(MATERIAL SUPPLIED)

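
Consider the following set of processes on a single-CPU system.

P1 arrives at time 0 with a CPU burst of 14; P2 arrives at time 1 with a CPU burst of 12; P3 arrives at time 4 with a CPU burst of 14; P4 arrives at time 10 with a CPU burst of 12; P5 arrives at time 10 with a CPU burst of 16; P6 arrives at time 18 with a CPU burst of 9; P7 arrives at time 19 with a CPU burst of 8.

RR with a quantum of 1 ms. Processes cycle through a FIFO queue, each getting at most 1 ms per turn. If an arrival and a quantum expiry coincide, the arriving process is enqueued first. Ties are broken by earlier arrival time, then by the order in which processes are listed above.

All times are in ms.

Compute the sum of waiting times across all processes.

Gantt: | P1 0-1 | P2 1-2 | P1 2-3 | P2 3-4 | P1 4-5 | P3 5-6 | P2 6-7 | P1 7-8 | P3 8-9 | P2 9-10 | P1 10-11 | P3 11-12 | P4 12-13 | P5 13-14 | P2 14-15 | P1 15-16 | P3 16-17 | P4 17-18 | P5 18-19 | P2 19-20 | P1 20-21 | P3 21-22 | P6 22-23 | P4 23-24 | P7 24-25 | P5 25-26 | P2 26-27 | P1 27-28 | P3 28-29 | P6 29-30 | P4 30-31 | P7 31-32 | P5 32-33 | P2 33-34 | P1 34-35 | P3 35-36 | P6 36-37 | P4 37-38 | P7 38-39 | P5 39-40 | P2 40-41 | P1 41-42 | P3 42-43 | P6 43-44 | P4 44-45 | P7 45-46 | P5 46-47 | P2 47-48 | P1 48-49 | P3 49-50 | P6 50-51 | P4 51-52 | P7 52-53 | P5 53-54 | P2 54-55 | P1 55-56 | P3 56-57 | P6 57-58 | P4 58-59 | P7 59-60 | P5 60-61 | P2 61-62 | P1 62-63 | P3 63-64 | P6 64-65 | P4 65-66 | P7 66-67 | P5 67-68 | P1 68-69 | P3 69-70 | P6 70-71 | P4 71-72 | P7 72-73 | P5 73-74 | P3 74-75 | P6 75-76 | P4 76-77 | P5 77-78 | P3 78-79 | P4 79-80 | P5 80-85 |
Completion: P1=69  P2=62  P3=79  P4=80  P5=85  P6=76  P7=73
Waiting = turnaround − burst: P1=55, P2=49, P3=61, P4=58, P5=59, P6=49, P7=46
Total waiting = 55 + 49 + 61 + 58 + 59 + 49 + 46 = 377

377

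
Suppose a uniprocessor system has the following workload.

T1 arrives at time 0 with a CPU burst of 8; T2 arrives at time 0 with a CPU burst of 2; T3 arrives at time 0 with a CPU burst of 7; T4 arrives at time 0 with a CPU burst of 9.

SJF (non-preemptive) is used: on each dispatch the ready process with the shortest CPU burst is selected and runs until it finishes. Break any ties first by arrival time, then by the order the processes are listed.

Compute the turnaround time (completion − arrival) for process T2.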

(End MATERIAL SUPPLIED)
(MATERIAL SUPPLIED)

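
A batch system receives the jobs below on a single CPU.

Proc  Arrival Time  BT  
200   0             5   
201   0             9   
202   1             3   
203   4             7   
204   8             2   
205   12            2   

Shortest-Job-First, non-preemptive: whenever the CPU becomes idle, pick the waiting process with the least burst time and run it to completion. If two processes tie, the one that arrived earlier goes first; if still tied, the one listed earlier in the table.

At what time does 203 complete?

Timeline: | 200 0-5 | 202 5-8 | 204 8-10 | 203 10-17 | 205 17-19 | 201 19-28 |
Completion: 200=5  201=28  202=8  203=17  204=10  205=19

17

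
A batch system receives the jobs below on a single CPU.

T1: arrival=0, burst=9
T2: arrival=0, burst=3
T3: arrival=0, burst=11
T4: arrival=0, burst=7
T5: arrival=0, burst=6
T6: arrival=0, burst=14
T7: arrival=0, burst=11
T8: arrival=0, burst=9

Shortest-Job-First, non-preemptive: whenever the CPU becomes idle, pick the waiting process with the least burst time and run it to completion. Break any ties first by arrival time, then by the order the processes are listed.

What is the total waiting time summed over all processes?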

(End MATERIAL SUPPLIED)

HOW TO COMPLETE THIS TASK: Going through the entries above, show each line that contains "following".

COMPLETED EXERCISE:
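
Consider the following set of processes on a single-CPU system.
Suppose a uniprocessor system has the following workload.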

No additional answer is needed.